• WHAT YOU ARE ASKED TO DO
Each line from the line that includes "What total should" through the end of the material below must be transcribed exactly, with no other lines.

• EXTRACTED DATA
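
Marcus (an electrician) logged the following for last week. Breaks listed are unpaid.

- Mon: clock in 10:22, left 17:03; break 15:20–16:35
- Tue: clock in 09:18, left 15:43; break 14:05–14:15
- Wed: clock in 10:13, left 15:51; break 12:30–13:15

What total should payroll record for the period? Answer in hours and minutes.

16 h 34 min

Mon: 10:22–17:03 = 6 h 41 min; less 75 min break → 5 h 26 min
Tue: 09:18–15:43 = 6 h 25 min; less 10 min break → 6 h 15 min
Wed: 10:13–15:51 = 5 h 38 min; less 45 min break → 4 h 53 min
Total: 5 h 26 min + 6 h 15 min + 4 h 53 min = 16 h 34 min.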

• ANSWER BOX
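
What total should payroll record for the period? Answer in hours and minutes.

16 h 34 min

Mon: 10:22–17:03 = 6 h 41 min; less 75 min break → 5 h 26 min
Tue: 09:18–15:43 = 6 h 25 min; less 10 min break → 6 h 15 min
Wed: 10:13–15:51 = 5 h 38 min; less 45 min break → 4 h 53 min
Total: 5 h 26 min + 6 h 15 min + 4 h 53 min = 16 h 34 min.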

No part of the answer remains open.